[TRY IT]: Retype the records below exactly as they appear.

Stored data entries
================================
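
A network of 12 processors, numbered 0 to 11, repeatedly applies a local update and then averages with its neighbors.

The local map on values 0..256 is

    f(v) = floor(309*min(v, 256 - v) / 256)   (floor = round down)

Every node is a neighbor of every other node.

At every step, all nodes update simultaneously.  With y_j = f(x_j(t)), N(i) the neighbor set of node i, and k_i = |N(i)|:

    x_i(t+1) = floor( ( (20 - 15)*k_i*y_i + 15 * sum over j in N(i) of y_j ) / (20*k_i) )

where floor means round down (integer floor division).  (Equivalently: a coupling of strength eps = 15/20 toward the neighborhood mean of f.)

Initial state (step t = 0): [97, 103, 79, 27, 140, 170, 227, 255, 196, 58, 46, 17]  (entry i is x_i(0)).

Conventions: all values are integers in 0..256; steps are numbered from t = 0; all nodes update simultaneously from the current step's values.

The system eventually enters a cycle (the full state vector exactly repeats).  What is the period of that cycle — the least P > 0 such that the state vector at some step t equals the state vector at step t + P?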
================================
[TASK RESPONSE]:
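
A network of 12 processors, numbered 0 to 11, repeatedly applies a local update and then averages with its neighbors.

The local map on values 0..256 is

    f(v) = floor(309*min(v, 256 - v) / 256)   (floor = round down)

Every node is a neighbor of every other node.

At every step, all nodes update simultaneously.  With y_j = f(x_j(t)), N(i) the neighbor set of node i, and k_i = |N(i)|:

    x_i(t+1) = floor( ( (20 - 15)*k_i*y_i + 15 * sum over j in N(i) of y_j ) / (20*k_i) )

where floor means round down (integer floor division).  (Equivalently: a coupling of strength eps = 15/20 toward the neighborhood mean of f.)

Initial state (step t = 0): [97, 103, 79, 27, 140, 170, 227, 255, 196, 58, 46, 17]  (entry i is x_i(0)).

Conventions: all values are integers in 0..256; steps are numbered from t = 0; all nodes update simultaneously from the current step's values.

The system eventually enters a cycle (the full state vector exactly repeats).  What is the period of that cycle — the least P > 0 such that the state vector at some step t equals the state vector at step t + P?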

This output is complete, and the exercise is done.